## [Exercise brief]
Locate the line containing "Compute the area of the cross-section at t=0.372", then please write out that line and all the lines below it in the entries exactly.
Top of Data in this exercise
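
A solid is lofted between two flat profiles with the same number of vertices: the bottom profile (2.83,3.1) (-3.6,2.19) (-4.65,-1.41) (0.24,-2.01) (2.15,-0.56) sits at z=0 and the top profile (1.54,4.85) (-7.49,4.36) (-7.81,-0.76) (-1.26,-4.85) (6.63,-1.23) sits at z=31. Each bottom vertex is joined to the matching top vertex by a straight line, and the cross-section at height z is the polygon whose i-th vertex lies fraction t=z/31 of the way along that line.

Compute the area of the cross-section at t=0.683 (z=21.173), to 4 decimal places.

Area at t=0.683: 68.4731

Cross-section at t=0.683: each vertex is (1-t)·p0[i] + t·p1[i].
  v1: (1-0.683)·(2.83,3.1) + 0.683·(1.54,4.85) = (1.9489,4.2952)
  v2: (1-0.683)·(-3.6,2.19) + 0.683·(-7.49,4.36) = (-6.2569,3.6721)
  v3: (1-0.683)·(-4.65,-1.41) + 0.683·(-7.81,-0.76) = (-6.8083,-0.9661)
  v4: (1-0.683)·(0.24,-2.01) + 0.683·(-1.26,-4.85) = (-0.7845,-3.9497)
  v5: (1-0.683)·(2.15,-0.56) + 0.683·(6.63,-1.23) = (5.2098,-1.0176)
Shoelace sum Σ(x_i·y_{i+1} − x_{i+1}·y_i):
  i=1: 1.9489·3.6721 − -6.2569·4.2952 = +34.0315 (running +34.0315)
  i=2: -6.2569·-0.9661 − -6.8083·3.6721 = +31.0452 (running +65.0767)
  i=3: -6.8083·-3.9497 − -0.7845·-0.9661 = +26.1329 (running +91.2096)
  i=4: -0.7845·-1.0176 − 5.2098·-3.9497 = +21.3757 (running +112.5854)
  i=5: 5.2098·4.2952 − 1.9489·-1.0176 = +24.3608 (running +136.9462)
Area = |Σ|/2 = |136.9462|/2 = 68.4731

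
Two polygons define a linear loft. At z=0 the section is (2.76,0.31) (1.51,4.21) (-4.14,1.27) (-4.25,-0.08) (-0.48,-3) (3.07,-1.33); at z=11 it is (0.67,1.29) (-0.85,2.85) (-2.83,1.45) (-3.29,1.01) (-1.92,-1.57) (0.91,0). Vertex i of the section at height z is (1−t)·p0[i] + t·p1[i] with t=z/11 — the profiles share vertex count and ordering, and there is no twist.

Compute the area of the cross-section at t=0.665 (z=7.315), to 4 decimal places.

Cross-section at t=0.665: each vertex is (1-t)·p0[i] + t·p1[i].
  v1: (1-0.665)·(2.76,0.31) + 0.665·(0.67,1.29) = (1.3701,0.9617)
  v2: (1-0.665)·(1.51,4.21) + 0.665·(-0.85,2.85) = (-0.0594,3.3056)
  v3: (1-0.665)·(-4.14,1.27) + 0.665·(-2.83,1.45) = (-3.2689,1.3897)
  v4: (1-0.665)·(-4.25,-0.08) + 0.665·(-3.29,1.01) = (-3.6116,0.6449)
  v5: (1-0.665)·(-0.48,-3) + 0.665·(-1.92,-1.57) = (-1.4376,-2.0491)
  v6: (1-0.665)·(3.07,-1.33) + 0.665·(0.91,0) = (1.6336,-0.4456)
Shoelace sum Σ(x_i·y_{i+1} − x_{i+1}·y_i):
  i=1: 1.3701·3.3056 − -0.0594·0.9617 = +4.5863 (running +4.5863)
  i=2: -0.0594·1.3897 − -3.2689·3.3056 = +10.7230 (running +15.3093)
  i=3: -3.2689·0.6449 − -3.6116·1.3897 = +2.9111 (running +18.2204)
  i=4: -3.6116·-2.0491 − -1.4376·0.6449 = +8.3274 (running +26.5478)
  i=5: -1.4376·-0.4456 − 1.6336·-2.0491 = +3.9879 (running +30.5356)
  i=6: 1.6336·0.9617 − 1.3701·-0.4456 = +2.1815 (running +32.7171)
Area = |Σ|/2 = |32.7171|/2 = 16.3586

Area at t=0.665: 16.3586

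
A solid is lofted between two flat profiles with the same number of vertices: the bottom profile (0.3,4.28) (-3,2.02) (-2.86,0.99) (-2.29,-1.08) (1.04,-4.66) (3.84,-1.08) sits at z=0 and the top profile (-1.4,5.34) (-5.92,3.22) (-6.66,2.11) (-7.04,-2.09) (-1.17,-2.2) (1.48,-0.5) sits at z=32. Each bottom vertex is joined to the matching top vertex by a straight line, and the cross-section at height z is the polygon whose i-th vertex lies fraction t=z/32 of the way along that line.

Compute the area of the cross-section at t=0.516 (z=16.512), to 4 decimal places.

Cross-section at t=0.516: each vertex is (1-t)·p0[i] + t·p1[i].
  v1: (1-0.516)·(0.3,4.28) + 0.516·(-1.4,5.34) = (-0.5772,4.8270)
  v2: (1-0.516)·(-3,2.02) + 0.516·(-5.92,3.22) = (-4.5067,2.6392)
  v3: (1-0.516)·(-2.86,0.99) + 0.516·(-6.66,2.11) = (-4.8208,1.5679)
  v4: (1-0.516)·(-2.29,-1.08) + 0.516·(-7.04,-2.09) = (-4.7410,-1.6012)
  v5: (1-0.516)·(1.04,-4.66) + 0.516·(-1.17,-2.2) = (-0.1004,-3.3906)
  v6: (1-0.516)·(3.84,-1.08) + 0.516·(1.48,-0.5) = (2.6222,-0.7807)
Shoelace sum Σ(x_i·y_{i+1} − x_{i+1}·y_i):
  i=1: -0.5772·2.6392 − -4.5067·4.8270 = +20.2304 (running +20.2304)
  i=2: -4.5067·1.5679 − -4.8208·2.6392 = +5.6569 (running +25.8873)
  i=3: -4.8208·-1.6012 − -4.7410·1.5679 = +15.1524 (running +41.0397)
  i=4: -4.7410·-3.3906 − -0.1004·-1.6012 = +15.9143 (running +56.9540)
  i=5: -0.1004·-0.7807 − 2.6222·-3.3906 = +8.9694 (running +65.9234)
  i=6: 2.6222·4.8270 − -0.5772·-0.7807 = +12.2068 (running +78.1302)
Area = |Σ|/2 = |78.1302|/2 = 39.0651

Area at t=0.516: 39.0651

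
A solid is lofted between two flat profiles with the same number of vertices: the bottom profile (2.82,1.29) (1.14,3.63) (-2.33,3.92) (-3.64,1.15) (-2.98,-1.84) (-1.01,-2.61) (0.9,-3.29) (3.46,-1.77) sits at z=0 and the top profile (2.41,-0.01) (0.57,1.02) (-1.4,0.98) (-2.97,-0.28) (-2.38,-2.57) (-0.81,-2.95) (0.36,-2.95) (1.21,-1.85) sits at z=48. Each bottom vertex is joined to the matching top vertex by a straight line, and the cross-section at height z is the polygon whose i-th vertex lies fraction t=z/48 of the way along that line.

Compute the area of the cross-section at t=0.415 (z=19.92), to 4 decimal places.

Cross-section at t=0.415: each vertex is (1-t)·p0[i] + t·p1[i].
  v1: (1-0.415)·(2.82,1.29) + 0.415·(2.41,-0.01) = (2.6498,0.7505)
  v2: (1-0.415)·(1.14,3.63) + 0.415·(0.57,1.02) = (0.9034,2.5469)
  v3: (1-0.415)·(-2.33,3.92) + 0.415·(-1.4,0.98) = (-1.9440,2.6999)
  v4: (1-0.415)·(-3.64,1.15) + 0.415·(-2.97,-0.28) = (-3.3620,0.5565)
  v5: (1-0.415)·(-2.98,-1.84) + 0.415·(-2.38,-2.57) = (-2.7310,-2.1429)
  v6: (1-0.415)·(-1.01,-2.61) + 0.415·(-0.81,-2.95) = (-0.9270,-2.7511)
  v7: (1-0.415)·(0.9,-3.29) + 0.415·(0.36,-2.95) = (0.6759,-3.1489)
  v8: (1-0.415)·(3.46,-1.77) + 0.415·(1.21,-1.85) = (2.5262,-1.8032)
Shoelace sum Σ(x_i·y_{i+1} − x_{i+1}·y_i):
  i=1: 2.6498·2.5469 − 0.9034·0.7505 = +6.0707 (running +6.0707)
  i=2: 0.9034·2.6999 − -1.9440·2.5469 = +7.3904 (running +13.4612)
  i=3: -1.9440·0.5565 − -3.3620·2.6999 = +7.9950 (running +21.4561)
  i=4: -3.3620·-2.1429 − -2.7310·0.5565 = +8.7244 (running +30.1806)
  i=5: -2.7310·-2.7511 − -0.9270·-2.1429 = +5.5267 (running +35.7073)
  i=6: -0.9270·-3.1489 − 0.6759·-2.7511 = +4.7785 (running +40.4858)
  i=7: 0.6759·-1.8032 − 2.5262·-3.1489 = +6.7361 (running +47.2219)
  i=8: 2.5262·0.7505 − 2.6498·-1.8032 = +6.6742 (running +53.8961)
Area = |Σ|/2 = |53.8961|/2 = 26.9480

Area at t=0.415: 26.9480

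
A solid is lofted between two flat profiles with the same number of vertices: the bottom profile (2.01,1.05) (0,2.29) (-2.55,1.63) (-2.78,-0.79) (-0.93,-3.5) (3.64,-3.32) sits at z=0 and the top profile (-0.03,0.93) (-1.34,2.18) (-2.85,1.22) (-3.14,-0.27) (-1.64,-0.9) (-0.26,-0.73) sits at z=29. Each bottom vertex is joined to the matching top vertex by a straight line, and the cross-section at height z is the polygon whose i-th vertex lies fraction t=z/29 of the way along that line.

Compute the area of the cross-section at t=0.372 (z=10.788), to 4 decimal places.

Area at t=0.372: 17.3169

Cross-section at t=0.372: each vertex is (1-t)·p0[i] + t·p1[i].
  v1: (1-0.372)·(2.01,1.05) + 0.372·(-0.03,0.93) = (1.2511,1.0054)
  v2: (1-0.372)·(0,2.29) + 0.372·(-1.34,2.18) = (-0.4985,2.2491)
  v3: (1-0.372)·(-2.55,1.63) + 0.372·(-2.85,1.22) = (-2.6616,1.4775)
  v4: (1-0.372)·(-2.78,-0.79) + 0.372·(-3.14,-0.27) = (-2.9139,-0.5966)
  v5: (1-0.372)·(-0.93,-3.5) + 0.372·(-1.64,-0.9) = (-1.1941,-2.5328)
  v6: (1-0.372)·(3.64,-3.32) + 0.372·(-0.26,-0.73) = (2.1892,-2.3565)
Shoelace sum Σ(x_i·y_{i+1} − x_{i+1}·y_i):
  i=1: 1.2511·2.2491 − -0.4985·1.0054 = +3.3150 (running +3.3150)
  i=2: -0.4985·1.4775 − -2.6616·2.2491 = +5.2497 (running +8.5647)
  i=3: -2.6616·-0.5966 − -2.9139·1.4775 = +5.8931 (running +14.4577)
  i=4: -2.9139·-2.5328 − -1.1941·-0.5966 = +6.6680 (running +21.1258)
  i=5: -1.1941·-2.3565 − 2.1892·-2.5328 = +8.3588 (running +29.4845)
  i=6: 2.1892·1.0054 − 1.2511·-2.3565 = +5.1492 (running +34.6337)
Area = |Σ|/2 = |34.6337|/2 = 17.3169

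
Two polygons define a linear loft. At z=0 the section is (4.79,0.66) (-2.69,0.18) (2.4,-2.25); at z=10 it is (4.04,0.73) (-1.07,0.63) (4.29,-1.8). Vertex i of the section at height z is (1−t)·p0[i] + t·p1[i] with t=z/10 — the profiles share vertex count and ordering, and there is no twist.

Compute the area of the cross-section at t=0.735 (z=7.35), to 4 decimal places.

Area at t=0.735: 7.5024

Cross-section at t=0.735: each vertex is (1-t)·p0[i] + t·p1[i].
  v1: (1-0.735)·(4.79,0.66) + 0.735·(4.04,0.73) = (4.2387,0.7115)
  v2: (1-0.735)·(-2.69,0.18) + 0.735·(-1.07,0.63) = (-1.4993,0.5108)
  v3: (1-0.735)·(2.4,-2.25) + 0.735·(4.29,-1.8) = (3.7892,-1.9192)
Shoelace sum Σ(x_i·y_{i+1} − x_{i+1}·y_i):
  i=1: 4.2387·0.5108 − -1.4993·0.7115 = +3.2316 (running +3.2316)
  i=2: -1.4993·-1.9192 − 3.7892·0.5108 = +0.9422 (running +4.1738)
  i=3: 3.7892·0.7115 − 4.2387·-1.9192 = +10.8310 (running +15.0049)
Area = |Σ|/2 = |15.0049|/2 = 7.5024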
Bottom of Data in this exercise
## [Task answer]
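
Compute the area of the cross-section at t=0.372 (z=10.788), to 4 decimal places.

Area at t=0.372: 17.3169

Cross-section at t=0.372: each vertex is (1-t)·p0[i] + t·p1[i].
  v1: (1-0.372)·(2.01,1.05) + 0.372·(-0.03,0.93) = (1.2511,1.0054)
  v2: (1-0.372)·(0,2.29) + 0.372·(-1.34,2.18) = (-0.4985,2.2491)
  v3: (1-0.372)·(-2.55,1.63) + 0.372·(-2.85,1.22) = (-2.6616,1.4775)
  v4: (1-0.372)·(-2.78,-0.79) + 0.372·(-3.14,-0.27) = (-2.9139,-0.5966)
  v5: (1-0.372)·(-0.93,-3.5) + 0.372·(-1.64,-0.9) = (-1.1941,-2.5328)
  v6: (1-0.372)·(3.64,-3.32) + 0.372·(-0.26,-0.73) = (2.1892,-2.3565)
Shoelace sum Σ(x_i·y_{i+1} − x_{i+1}·y_i):
  i=1: 1.2511·2.2491 − -0.4985·1.0054 = +3.3150 (running +3.3150)
  i=2: -0.4985·1.4775 − -2.6616·2.2491 = +5.2497 (running +8.5647)
  i=3: -2.6616·-0.5966 − -2.9139·1.4775 = +5.8931 (running +14.4577)
  i=4: -2.9139·-2.5328 − -1.1941·-0.5966 = +6.6680 (running +21.1258)
  i=5: -1.1941·-2.3565 − 2.1892·-2.5328 = +8.3588 (running +29.4845)
  i=6: 2.1892·1.0054 − 1.2511·-2.3565 = +5.1492 (running +34.6337)
Area = |Σ|/2 = |34.6337|/2 = 17.3169

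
Two polygons define a linear loft. At z=0 the section is (4.79,0.66) (-2.69,0.18) (2.4,-2.25); at z=10 it is (4.04,0.73) (-1.07,0.63) (4.29,-1.8). Vertex i of the section at height z is (1−t)·p0[i] + t·p1[i] with t=z/10 — the profiles share vertex count and ordering, and there is no twist.

Compute the area of the cross-section at t=0.735 (z=7.35), to 4 decimal places.

Area at t=0.735: 7.5024

Cross-section at t=0.735: each vertex is (1-t)·p0[i] + t·p1[i].
  v1: (1-0.735)·(4.79,0.66) + 0.735·(4.04,0.73) = (4.2387,0.7115)
  v2: (1-0.735)·(-2.69,0.18) + 0.735·(-1.07,0.63) = (-1.4993,0.5108)
  v3: (1-0.735)·(2.4,-2.25) + 0.735·(4.29,-1.8) = (3.7892,-1.9192)
Shoelace sum Σ(x_i·y_{i+1} − x_{i+1}·y_i):
  i=1: 4.2387·0.5108 − -1.4993·0.7115 = +3.2316 (running +3.2316)
  i=2: -1.4993·-1.9192 − 3.7892·0.5108 = +0.9422 (running +4.1738)
  i=3: 3.7892·0.7115 − 4.2387·-1.9192 = +10.8310 (running +15.0049)
Area = |Σ|/2 = |15.0049|/2 = 7.5024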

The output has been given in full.